Try it:
Each line from the start of the entries through the line that contains "Answer: -4855908/29 ≈ -1.6745e+5" should be output exactly, please.

Collected data
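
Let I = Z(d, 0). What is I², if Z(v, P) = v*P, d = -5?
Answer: 0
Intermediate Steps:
Z(v, P) = P*v
I = 0 (I = 0*(-5) = 0)
I² = 0² = 0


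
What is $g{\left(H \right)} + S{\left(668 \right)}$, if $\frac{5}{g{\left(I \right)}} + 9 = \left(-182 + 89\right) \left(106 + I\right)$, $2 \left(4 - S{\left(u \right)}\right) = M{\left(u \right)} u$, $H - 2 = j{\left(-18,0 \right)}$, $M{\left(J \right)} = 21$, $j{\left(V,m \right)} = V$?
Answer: $- \frac{58736795}{8379} \approx -7010.0$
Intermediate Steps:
$H = -16$ ($H = 2 - 18 = -16$)
$S{\left(u \right)} = 4 - \frac{21 u}{2}$
$g{\left(I \right)} = \frac{5}{-9867 - 93 I}$ ($g{\left(I \right)} = \frac{5}{-9 + \left(-182 + 89\right) \left(106 + I\right)} = \frac{5}{-9 - 93 \left(106 + I\right)} = \frac{5}{-9 - \left(9858 + 93 I\right)} = \frac{5}{-9867 - 93 I}$)
$g{\left(H \right)} + S{\left(668 \right)} = - \frac{5}{9867 + 93 \left(-16\right)} + \left(4 - 7014\right) = - \frac{5}{9867 - 1488} + \left(4 - 7014\right) = - \frac{5}{8379} - 7010 = - \frac{58736795}{8379}$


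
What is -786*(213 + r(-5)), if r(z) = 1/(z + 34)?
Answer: -4855908/29 ≈ -1.6745e+5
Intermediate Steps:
r(z) = 1/(34 + z)
-786*(213 + r(-5)) = -786*(213 + 1/(34 - 5)) = -786*(213 + 1/29) = -786*6178/29 = -4855908/29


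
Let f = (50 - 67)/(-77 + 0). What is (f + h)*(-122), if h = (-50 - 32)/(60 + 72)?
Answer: 11285/231 ≈ 48.853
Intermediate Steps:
f = 17/77 (f = -17/(-77) = -17*(-1/77) = 17/77 ≈ 0.22078)
h = -41/66 (h = -82/132 = -82*1/132 = -41/66 ≈ -0.62121)
(f + h)*(-122) = (17/77 - 41/66)*(-122) = -185/462*(-122) = 11285/231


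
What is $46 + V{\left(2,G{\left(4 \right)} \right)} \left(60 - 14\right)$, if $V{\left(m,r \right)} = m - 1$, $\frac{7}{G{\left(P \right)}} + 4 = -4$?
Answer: $92$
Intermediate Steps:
$G{\left(P \right)} = - \frac{7}{8}$ ($G{\left(P \right)} = \frac{7}{-4 - 4} = \frac{7}{-8} = 7 \left(- \frac{1}{8}\right) = - \frac{7}{8}$)
$V{\left(m,r \right)} = -1 + m$
$46 + V{\left(2,G{\left(4 \right)} \right)} \left(60 - 14\right) = 46 + \left(-1 + 2\right) \left(60 - 14\right) = 46 + 1 \cdot 46 = 46 + 46 = 92$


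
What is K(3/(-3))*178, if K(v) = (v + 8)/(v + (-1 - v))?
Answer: -1246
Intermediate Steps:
K(v) = -8 - v (K(v) = (8 + v)/(-1) = (8 + v)*(-1) = -8 - v)
K(3/(-3))*178 = (-8 - 3/(-3))*178 = (-8 - 3*(-1)/3)*178 = (-8 - 1*(-1))*178 = (-8 + 1)*178 = -7*178 = -1246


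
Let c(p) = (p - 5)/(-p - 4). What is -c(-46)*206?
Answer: 1751/7 ≈ 250.14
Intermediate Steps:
c(p) = (-5 + p)/(-4 - p)
-c(-46)*206 = -(5 - 1*(-46))/(4 - 46)*206 = -(5 + 46)/(-42)*206 = -(-1)*51/42*206 = -1*(-17/14)*206 = (17/14)*206 = 1751/7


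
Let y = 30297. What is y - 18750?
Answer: 11547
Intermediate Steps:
y - 18750 = 30297 - 18750 = 11547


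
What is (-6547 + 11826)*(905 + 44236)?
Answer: 238299339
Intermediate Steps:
(-6547 + 11826)*(905 + 44236) = 5279*45141 = 238299339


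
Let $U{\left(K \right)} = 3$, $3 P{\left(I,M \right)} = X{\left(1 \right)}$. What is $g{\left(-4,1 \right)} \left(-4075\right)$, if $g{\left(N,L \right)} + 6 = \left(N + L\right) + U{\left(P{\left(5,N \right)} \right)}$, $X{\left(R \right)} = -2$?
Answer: $24450$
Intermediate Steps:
$P{\left(I,M \right)} = - \frac{2}{3}$ ($P{\left(I,M \right)} = \frac{1}{3} \left(-2\right) = - \frac{2}{3}$)
$g{\left(N,L \right)} = -3 + L + N$ ($g{\left(N,L \right)} = -6 + \left(\left(N + L\right) + 3\right) = -6 + \left(\left(L + N\right) + 3\right) = -6 + \left(3 + L + N\right) = -3 + L + N$)
$g{\left(-4,1 \right)} \left(-4075\right) = \left(-3 + 1 - 4\right) \left(-4075\right) = \left(-6\right) \left(-4075\right) = 24450$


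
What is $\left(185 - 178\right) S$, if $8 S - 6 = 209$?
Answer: $\frac{1505}{8} \approx 188.13$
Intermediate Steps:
$S = \frac{215}{8}$ ($S = \frac{3}{4} + \frac{1}{8} \cdot 209 = \frac{3}{4} + \frac{209}{8} = \frac{215}{8} \approx 26.875$)
$\left(185 - 178\right) S = \left(185 - 178\right) \frac{215}{8} = 7 \cdot \frac{215}{8} = \frac{1505}{8}$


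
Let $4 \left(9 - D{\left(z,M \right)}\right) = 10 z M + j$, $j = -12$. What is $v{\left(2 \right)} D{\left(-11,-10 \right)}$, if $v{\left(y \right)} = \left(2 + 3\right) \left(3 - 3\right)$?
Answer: $0$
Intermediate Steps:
$D{\left(z,M \right)} = 12 - \frac{5 M z}{2}$ ($D{\left(z,M \right)} = 9 - \frac{10 z M - 12}{4} = 9 - \frac{10 M z - 12}{4} = 9 - \frac{-12 + 10 M z}{4} = 9 - \left(-3 + \frac{5 M z}{2}\right) = 12 - \frac{5 M z}{2}$)
$v{\left(y \right)} = 0$ ($v{\left(y \right)} = 5 \cdot 0 = 0$)
$v{\left(2 \right)} D{\left(-11,-10 \right)} = 0 \left(12 - \left(-25\right) \left(-11\right)\right) = 0 \left(12 - 275\right) = 0 \left(-263\right) = 0$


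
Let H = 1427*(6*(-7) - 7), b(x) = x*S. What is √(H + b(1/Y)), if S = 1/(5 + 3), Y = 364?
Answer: 495*I*√151242/728 ≈ 264.43*I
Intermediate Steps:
S = ⅛ (S = 1/8 = ⅛ ≈ 0.12500)
b(x) = x/8 (b(x) = x*(⅛) = x/8)
H = -69923 (H = 1427*(-42 - 7) = 1427*(-49) = -69923)
√(H + b(1/Y)) = √(-69923 + (⅛)/364) = √(-69923 + (⅛)*(1/364)) = √(-69923 + 1/2912) = √(-203615775/2912) = 495*I*√151242/728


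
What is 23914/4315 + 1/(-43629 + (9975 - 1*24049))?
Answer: 1379905227/248988445 ≈ 5.5420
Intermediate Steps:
23914/4315 + 1/(-43629 + (9975 - 1*24049)) = 23914*(1/4315) + 1/(-43629 + (9975 - 24049)) = 23914/4315 + 1/(-43629 - 14074) = 23914/4315 + 1/(-57703) = 23914/4315 - 1/57703 = 1379905227/248988445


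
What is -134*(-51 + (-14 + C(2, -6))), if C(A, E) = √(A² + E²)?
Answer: 8710 - 268*√10 ≈ 7862.5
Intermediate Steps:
-134*(-51 + (-14 + C(2, -6))) = -134*(-51 + (-14 + √(2² + (-6)²))) = -134*(-51 + (-14 + √(4 + 36))) = -134*(-51 + (-14 + √40)) = -134*(-51 + (-14 + 2*√10)) = -134*(-65 + 2*√10) = 8710 - 268*√10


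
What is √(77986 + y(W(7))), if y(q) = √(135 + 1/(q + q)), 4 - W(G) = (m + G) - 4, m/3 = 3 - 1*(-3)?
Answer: √(90151816 + 34*√156026)/34 ≈ 279.28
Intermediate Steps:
m = 18 (m = 3*(3 - 1*(-3)) = 3*(3 + 3) = 3*6 = 18)
W(G) = -10 - G (W(G) = 4 - ((18 + G) - 4) = 4 - (14 + G) = 4 + (-14 - G) = -10 - G)
y(q) = √(135 + 1/(2*q))
√(77986 + y(W(7))) = √(77986 + √(540 + 2/(-10 - 1*7))/2) = √(77986 + √(540 + 2/(-10 - 7))/2) = √(77986 + √(540 + 2/(-17))/2) = √(77986 + √(540 + 2*(-1/17))/2) = √(77986 + √(540 - 2/17)/2) = √(77986 + √(9178/17)/2) = √(77986 + (√156026/17)/2) = √(77986 + √156026/34)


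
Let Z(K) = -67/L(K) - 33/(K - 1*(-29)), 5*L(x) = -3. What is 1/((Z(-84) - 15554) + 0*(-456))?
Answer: -15/231626 ≈ -6.4760e-5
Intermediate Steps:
L(x) = -⅗ (L(x) = (⅕)*(-3) = -⅗)
Z(K) = 335/3 - 33/(29 + K) (Z(K) = -67/(-⅗) - 33/(K - 1*(-29)) = -67*(-5/3) - 33/(K + 29) = 335/3 - 33/(29 + K))
1/((Z(-84) - 15554) + 0*(-456)) = 1/(((9616 + 335*(-84))/(3*(29 - 84)) - 15554) + 0*(-456)) = 1/(((⅓)*(9616 - 28140)/(-55) - 15554) + 0) = 1/(((⅓)*(-1/55)*(-18524) - 15554) + 0) = 1/((1684/15 - 15554) + 0) = 1/(-231626/15 + 0) = 1/(-231626/15) = -15/231626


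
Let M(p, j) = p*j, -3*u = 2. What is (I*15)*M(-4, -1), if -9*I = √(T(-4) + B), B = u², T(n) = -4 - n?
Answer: -40/9 ≈ -4.4444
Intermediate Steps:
u = -⅔ (u = -⅓*2 = -⅔ ≈ -0.66667)
B = 4/9 (B = (-⅔)² = 4/9 ≈ 0.44444)
M(p, j) = j*p
I = -2/27 (I = -√((-4 - 1*(-4)) + 4/9)/9 = -√((-4 + 4) + 4/9)/9 = -√(0 + 4/9)/9 = -√(4/9)/9 = -⅑*⅔ = -2/27 ≈ -0.074074)
(I*15)*M(-4, -1) = (-2/27*15)*(-1*(-4)) = -10/9*4 = -40/9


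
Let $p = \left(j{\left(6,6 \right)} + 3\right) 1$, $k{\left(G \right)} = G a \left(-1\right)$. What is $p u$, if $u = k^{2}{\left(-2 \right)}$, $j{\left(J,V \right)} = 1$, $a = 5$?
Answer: $400$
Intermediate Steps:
$k{\left(G \right)} = - 5 G$ ($k{\left(G \right)} = G 5 \left(-1\right) = 5 G \left(-1\right) = - 5 G$)
$p = 4$ ($p = \left(1 + 3\right) 1 = 4 \cdot 1 = 4$)
$u = 100$ ($u = \left(\left(-5\right) \left(-2\right)\right)^{2} = 10^{2} = 100$)
$p u = 4 \cdot 100 = 400$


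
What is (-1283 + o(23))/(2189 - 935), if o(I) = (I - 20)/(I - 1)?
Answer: -28223/27588 ≈ -1.0230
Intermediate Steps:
o(I) = (-20 + I)/(-1 + I)
(-1283 + o(23))/(2189 - 935) = (-1283 + (-20 + 23)/(-1 + 23))/(2189 - 935) = (-1283 + 3/22)/1254 = (-1283 + (1/22)*3)*(1/1254) = (-1283 + 3/22)*(1/1254) = -28223/22*1/1254 = -28223/27588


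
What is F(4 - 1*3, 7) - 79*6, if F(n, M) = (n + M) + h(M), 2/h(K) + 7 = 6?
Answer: -468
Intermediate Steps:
h(K) = -2 (h(K) = 2/(-7 + 6) = 2/(-1) = 2*(-1) = -2)
F(n, M) = -2 + M + n (F(n, M) = (n + M) - 2 = (M + n) - 2 = -2 + M + n)
F(4 - 1*3, 7) - 79*6 = (-2 + 7 + (4 - 1*3)) - 79*6 = (-2 + 7 + (4 - 3)) - 474 = (-2 + 7 + 1) - 474 = 6 - 474 = -468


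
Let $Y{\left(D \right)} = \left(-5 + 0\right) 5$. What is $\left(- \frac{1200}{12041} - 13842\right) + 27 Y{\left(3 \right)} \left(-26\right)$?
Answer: $\frac{44646828}{12041} \approx 3707.9$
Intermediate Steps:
$Y{\left(D \right)} = -25$ ($Y{\left(D \right)} = \left(-5\right) 5 = -25$)
$\left(- \frac{1200}{12041} - 13842\right) + 27 Y{\left(3 \right)} \left(-26\right) = \left(- \frac{1200}{12041} - 13842\right) + 27 \left(-25\right) \left(-26\right) = \left(\left(-1200\right) \frac{1}{12041} - 13842\right) - -17550 = \left(- \frac{1200}{12041} - 13842\right) + 17550 = - \frac{166672722}{12041} + 17550 = \frac{44646828}{12041}$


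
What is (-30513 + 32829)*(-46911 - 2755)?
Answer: -115026456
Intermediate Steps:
(-30513 + 32829)*(-46911 - 2755) = 2316*(-49666) = -115026456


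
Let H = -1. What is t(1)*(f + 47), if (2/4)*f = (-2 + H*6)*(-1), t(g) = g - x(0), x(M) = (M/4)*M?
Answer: 63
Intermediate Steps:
x(M) = M²/4 (x(M) = (M*(¼))*M = (M/4)*M = M²/4)
t(g) = g (t(g) = g - 0²/4 = g - 0/4 = g - 1*0 = g + 0 = g)
f = 16 (f = 2*((-2 - 1*6)*(-1)) = 2*((-2 - 6)*(-1)) = 2*(-8*(-1)) = 2*8 = 16)
t(1)*(f + 47) = 1*(16 + 47) = 1*63 = 63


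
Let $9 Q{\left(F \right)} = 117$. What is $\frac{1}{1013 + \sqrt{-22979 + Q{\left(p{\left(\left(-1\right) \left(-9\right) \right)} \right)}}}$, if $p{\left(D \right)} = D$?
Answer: $\frac{1013}{1049135} - \frac{i \sqrt{22966}}{1049135} \approx 0.00096556 - 0.00014445 i$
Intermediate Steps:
$Q{\left(F \right)} = 13$ ($Q{\left(F \right)} = \frac{1}{9} \cdot 117 = 13$)
$\frac{1}{1013 + \sqrt{-22979 + Q{\left(p{\left(\left(-1\right) \left(-9\right) \right)} \right)}}} = \frac{1}{1013 + \sqrt{-22979 + 13}} = \frac{1}{1013 + \sqrt{-22966}} = \frac{1}{1013 + i \sqrt{22966}}$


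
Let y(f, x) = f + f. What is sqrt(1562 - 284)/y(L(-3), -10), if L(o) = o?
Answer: -sqrt(142)/2 ≈ -5.9582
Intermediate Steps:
y(f, x) = 2*f
sqrt(1562 - 284)/y(L(-3), -10) = sqrt(1562 - 284)/((2*(-3))) = sqrt(1278)/(-6) = (3*sqrt(142))*(-1/6) = -sqrt(142)/2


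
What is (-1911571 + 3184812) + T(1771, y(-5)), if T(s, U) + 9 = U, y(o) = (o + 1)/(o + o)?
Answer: 6366162/5 ≈ 1.2732e+6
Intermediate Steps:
y(o) = (1 + o)/(2*o) (y(o) = (1 + o)/((2*o)) = (1 + o)*(1/(2*o)) = (1 + o)/(2*o))
T(s, U) = -9 + U
(-1911571 + 3184812) + T(1771, y(-5)) = (-1911571 + 3184812) + (-9 + (½)*(1 - 5)/(-5)) = 1273241 + (-9 + (½)*(-⅕)*(-4)) = 1273241 + (-9 + ⅖) = 1273241 - 43/5 = 6366162/5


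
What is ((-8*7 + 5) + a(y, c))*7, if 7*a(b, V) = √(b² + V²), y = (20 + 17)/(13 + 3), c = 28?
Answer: -357 + √202073/16 ≈ -328.90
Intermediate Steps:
y = 37/16 ≈ 2.3125
a(b, V) = √(V² + b²)/7 (a(b, V) = √(b² + V²)/7 = √(V² + b²)/7)
((-8*7 + 5) + a(y, c))*7 = ((-8*7 + 5) + √(28² + (37/16)²)/7)*7 = ((-56 + 5) + √(784 + 1369/256)/7)*7 = (-51 + √(202073/256)/7)*7 = (-51 + (√202073/16)/7)*7 = (-51 + √202073/112)*7 = -357 + √202073/16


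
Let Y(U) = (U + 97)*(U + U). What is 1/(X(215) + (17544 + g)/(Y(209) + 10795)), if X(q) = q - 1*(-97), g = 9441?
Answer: 138703/43302321 ≈ 0.0032031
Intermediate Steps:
Y(U) = 2*U*(97 + U) (Y(U) = (97 + U)*(2*U) = 2*U*(97 + U))
X(q) = 97 + q (X(q) = q + 97 = 97 + q)
1/(X(215) + (17544 + g)/(Y(209) + 10795)) = 1/((97 + 215) + (17544 + 9441)/(2*209*(97 + 209) + 10795)) = 1/(312 + 26985/(2*209*306 + 10795)) = 1/(312 + 26985/(127908 + 10795)) = 1/(312 + 26985/138703) = 1/(43302321/138703) = 138703/43302321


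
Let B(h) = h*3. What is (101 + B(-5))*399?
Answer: 34314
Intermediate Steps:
B(h) = 3*h
(101 + B(-5))*399 = (101 + 3*(-5))*399 = (101 - 15)*399 = 86*399 = 34314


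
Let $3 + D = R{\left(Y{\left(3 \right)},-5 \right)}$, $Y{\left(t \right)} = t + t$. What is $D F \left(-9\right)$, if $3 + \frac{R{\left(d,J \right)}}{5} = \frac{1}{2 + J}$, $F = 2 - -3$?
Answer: $885$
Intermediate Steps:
$Y{\left(t \right)} = 2 t$
$F = 5$ ($F = 2 + 3 = 5$)
$R{\left(d,J \right)} = -15 + \frac{5}{2 + J}$
$D = - \frac{59}{3}$ ($D = -3 + \frac{5 \left(-5 - -15\right)}{2 - 5} = -3 + \frac{5 \left(-5 + 15\right)}{-3} = -3 + 5 \left(- \frac{1}{3}\right) 10 = -3 - \frac{50}{3} = - \frac{59}{3} \approx -19.667$)
$D F \left(-9\right) = \left(- \frac{59}{3}\right) 5 \left(-9\right) = \left(- \frac{295}{3}\right) \left(-9\right) = 885$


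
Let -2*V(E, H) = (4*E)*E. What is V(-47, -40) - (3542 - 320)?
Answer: -7640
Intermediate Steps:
V(E, H) = -2*E² (V(E, H) = -4*E*E/2 = -2*E²)
V(-47, -40) - (3542 - 320) = -2*(-47)² - (3542 - 320) = -2*2209 - 1*3222 = -4418 - 3222 = -7640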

Answer to this problem:
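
Let I = Z(d, 0). What is I², if Z(v, P) = v*P, d = -5?
Answer: 0
Intermediate Steps:
Z(v, P) = P*v
I = 0 (I = 0*(-5) = 0)
I² = 0² = 0


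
What is $g{\left(H \right)} + S{\left(668 \right)}$, if $\frac{5}{g{\left(I \right)}} + 9 = \left(-182 + 89\right) \left(106 + I\right)$, $2 \left(4 - S{\left(u \right)}\right) = M{\left(u \right)} u$, $H - 2 = j{\left(-18,0 \right)}$, $M{\left(J \right)} = 21$, $j{\left(V,m \right)} = V$?
Answer: $- \frac{58736795}{8379} \approx -7010.0$
Intermediate Steps:
$H = -16$ ($H = 2 - 18 = -16$)
$S{\left(u \right)} = 4 - \frac{21 u}{2}$
$g{\left(I \right)} = \frac{5}{-9867 - 93 I}$ ($g{\left(I \right)} = \frac{5}{-9 + \left(-182 + 89\right) \left(106 + I\right)} = \frac{5}{-9 - 93 \left(106 + I\right)} = \frac{5}{-9 - \left(9858 + 93 I\right)} = \frac{5}{-9867 - 93 I}$)
$g{\left(H \right)} + S{\left(668 \right)} = - \frac{5}{9867 + 93 \left(-16\right)} + \left(4 - 7014\right) = - \frac{5}{9867 - 1488} + \left(4 - 7014\right) = - \frac{5}{8379} - 7010 = - \frac{58736795}{8379}$


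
What is -786*(213 + r(-5)), if r(z) = 1/(z + 34)?
Answer: -4855908/29 ≈ -1.6745e+5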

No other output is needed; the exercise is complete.